> **Aim of the exercise**
Take the entries below and print, exactly, the stretch from the line containing "- Ordovician: 485.4 – 443.8 mya" through the line containing "F: a horizon dated to 11.44 mya", both included.

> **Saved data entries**
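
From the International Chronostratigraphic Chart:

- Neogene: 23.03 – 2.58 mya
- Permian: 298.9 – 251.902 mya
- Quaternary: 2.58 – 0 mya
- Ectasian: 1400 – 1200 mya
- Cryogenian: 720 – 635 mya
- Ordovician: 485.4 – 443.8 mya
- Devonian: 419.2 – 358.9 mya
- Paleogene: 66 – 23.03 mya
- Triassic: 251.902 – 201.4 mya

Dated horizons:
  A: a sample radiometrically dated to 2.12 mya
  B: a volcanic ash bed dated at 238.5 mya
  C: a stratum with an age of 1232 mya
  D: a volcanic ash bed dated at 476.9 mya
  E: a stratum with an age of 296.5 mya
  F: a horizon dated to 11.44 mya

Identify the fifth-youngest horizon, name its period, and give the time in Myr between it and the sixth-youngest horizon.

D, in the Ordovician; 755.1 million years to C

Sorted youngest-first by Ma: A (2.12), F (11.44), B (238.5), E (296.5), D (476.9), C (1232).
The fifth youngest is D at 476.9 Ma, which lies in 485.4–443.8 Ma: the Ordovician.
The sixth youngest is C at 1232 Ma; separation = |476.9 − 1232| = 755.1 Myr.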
* * *
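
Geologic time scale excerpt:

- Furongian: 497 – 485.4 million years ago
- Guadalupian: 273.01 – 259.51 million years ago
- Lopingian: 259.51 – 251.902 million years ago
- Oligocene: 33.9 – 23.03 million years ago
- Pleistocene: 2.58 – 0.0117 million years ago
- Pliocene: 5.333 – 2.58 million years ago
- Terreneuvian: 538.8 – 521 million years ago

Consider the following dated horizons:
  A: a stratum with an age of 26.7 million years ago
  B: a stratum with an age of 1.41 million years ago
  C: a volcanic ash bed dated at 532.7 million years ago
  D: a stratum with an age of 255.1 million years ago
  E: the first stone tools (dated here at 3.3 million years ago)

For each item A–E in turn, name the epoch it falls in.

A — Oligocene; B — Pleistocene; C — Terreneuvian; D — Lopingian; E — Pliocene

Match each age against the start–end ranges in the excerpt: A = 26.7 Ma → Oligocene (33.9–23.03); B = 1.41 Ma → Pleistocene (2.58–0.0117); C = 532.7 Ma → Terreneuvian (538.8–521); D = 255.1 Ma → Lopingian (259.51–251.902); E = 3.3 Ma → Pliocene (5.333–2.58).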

> **Reply to the exercise**
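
- Ordovician: 485.4 – 443.8 mya
- Devonian: 419.2 – 358.9 mya
- Paleogene: 66 – 23.03 mya
- Triassic: 251.902 – 201.4 mya

Dated horizons:
  A: a sample radiometrically dated to 2.12 mya
  B: a volcanic ash bed dated at 238.5 mya
  C: a stratum with an age of 1232 mya
  D: a volcanic ash bed dated at 476.9 mya
  E: a stratum with an age of 296.5 mya
  F: a horizon dated to 11.44 mya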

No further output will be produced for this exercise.